**Record set:**

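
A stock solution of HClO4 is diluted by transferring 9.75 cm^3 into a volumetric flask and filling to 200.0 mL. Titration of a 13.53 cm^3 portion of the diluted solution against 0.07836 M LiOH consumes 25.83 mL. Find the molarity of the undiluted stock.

n(LiOH) = 0.07836 x 0.02583 = 0.002024 mol.
n(HClO4) in the aliquot = 0.002024 mol.
[diluted HClO4] = 0.002024 / 0.01353 = 0.1496 M.
Dilution factor = 200.0/9.750 = 20.51, so [stock] = 0.1496 x 20.51 = 3.07 M.

3.07 M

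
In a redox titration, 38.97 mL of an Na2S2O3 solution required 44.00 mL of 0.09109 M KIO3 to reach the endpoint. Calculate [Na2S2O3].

0.617 M

n(KIO3) = 0.09109 x 0.04400 = 0.004008 mol.
From the balanced equation, 1 mol KIO3 reacts with 6 mol Na2S2O3, so n(Na2S2O3) = 0.004008 x 6/1 = 0.02405 mol.
[Na2S2O3] = 0.02405 / 0.03897 L = 0.617 M.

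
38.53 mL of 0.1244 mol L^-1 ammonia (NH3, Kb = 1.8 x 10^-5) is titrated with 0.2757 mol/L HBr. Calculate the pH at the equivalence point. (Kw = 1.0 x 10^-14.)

5.16

n(NH3) = 0.1244 x 0.03853 = 0.004793 mol; V(HBr) at equivalence = 0.004793/0.2757 = 0.01739 L.
At equivalence the base is fully converted to NH4+; total volume = 0.05592 L, so [NH4+] = 0.004793/0.05592 = 0.08572 M.
Ka(NH4+) = Kw/Kb = 1.0e-14 / 1.8 x 10^-5 = 5.56e-10.
[H^+] = sqrt(Ka x [NH4+]) = sqrt(5.56e-10 x 0.08572) = 6.90e-6 M.
pH = -log(6.90e-6) = 5.16.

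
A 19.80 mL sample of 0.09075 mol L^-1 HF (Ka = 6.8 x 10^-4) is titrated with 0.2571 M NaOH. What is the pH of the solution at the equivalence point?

n(HF) = 0.09075 x 0.01980 = 0.001797 mol; V(NaOH) at equivalence = 0.001797/0.2571 = 0.006989 L.
At equivalence all the acid is converted to F-; total volume = 0.01980 + 0.006989 = 0.02679 L, so [F-] = 0.001797/0.02679 = 0.06707 M.
Kb = Kw/Ka = 1.0e-14 / 6.8 x 10^-4 = 1.47e-11.
[OH^-] = sqrt(Kb x [F-]) = sqrt(1.47e-11 x 0.06707) = 9.93e-7 M.
pOH = 6.00, so pH = 14.00 - 6.00 = 8.00.

8.00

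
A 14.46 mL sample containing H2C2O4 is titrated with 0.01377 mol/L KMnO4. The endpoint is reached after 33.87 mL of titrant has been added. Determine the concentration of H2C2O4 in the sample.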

**Assigned task:**
Reply with an exact copy of the lines running from the one containing "In a redox titration, 38.97" through the end of the entries above, both ends included.

**Task solution:**
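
In a redox titration, 38.97 mL of an Na2S2O3 solution required 44.00 mL of 0.09109 M KIO3 to reach the endpoint. Calculate [Na2S2O3].

0.617 M

n(KIO3) = 0.09109 x 0.04400 = 0.004008 mol.
From the balanced equation, 1 mol KIO3 reacts with 6 mol Na2S2O3, so n(Na2S2O3) = 0.004008 x 6/1 = 0.02405 mol.
[Na2S2O3] = 0.02405 / 0.03897 L = 0.617 M.

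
38.53 mL of 0.1244 mol L^-1 ammonia (NH3, Kb = 1.8 x 10^-5) is titrated with 0.2757 mol/L HBr. Calculate the pH at the equivalence point. (Kw = 1.0 x 10^-14.)

5.16

n(NH3) = 0.1244 x 0.03853 = 0.004793 mol; V(HBr) at equivalence = 0.004793/0.2757 = 0.01739 L.
At equivalence the base is fully converted to NH4+; total volume = 0.05592 L, so [NH4+] = 0.004793/0.05592 = 0.08572 M.
Ka(NH4+) = Kw/Kb = 1.0e-14 / 1.8 x 10^-5 = 5.56e-10.
[H^+] = sqrt(Ka x [NH4+]) = sqrt(5.56e-10 x 0.08572) = 6.90e-6 M.
pH = -log(6.90e-6) = 5.16.

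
A 19.80 mL sample of 0.09075 mol L^-1 HF (Ka = 6.8 x 10^-4) is titrated with 0.2571 M NaOH. What is the pH of the solution at the equivalence point?

n(HF) = 0.09075 x 0.01980 = 0.001797 mol; V(NaOH) at equivalence = 0.001797/0.2571 = 0.006989 L.
At equivalence all the acid is converted to F-; total volume = 0.01980 + 0.006989 = 0.02679 L, so [F-] = 0.001797/0.02679 = 0.06707 M.
Kb = Kw/Ka = 1.0e-14 / 6.8 x 10^-4 = 1.47e-11.
[OH^-] = sqrt(Kb x [F-]) = sqrt(1.47e-11 x 0.06707) = 9.93e-7 M.
pOH = 6.00, so pH = 14.00 - 6.00 = 8.00.

8.00

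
A 14.46 mL sample containing H2C2O4 is titrated with 0.01377 mol/L KMnO4. The endpoint is reached after 33.87 mL of titrant has been added. Determine the concentration of H2C2O4 in the sample.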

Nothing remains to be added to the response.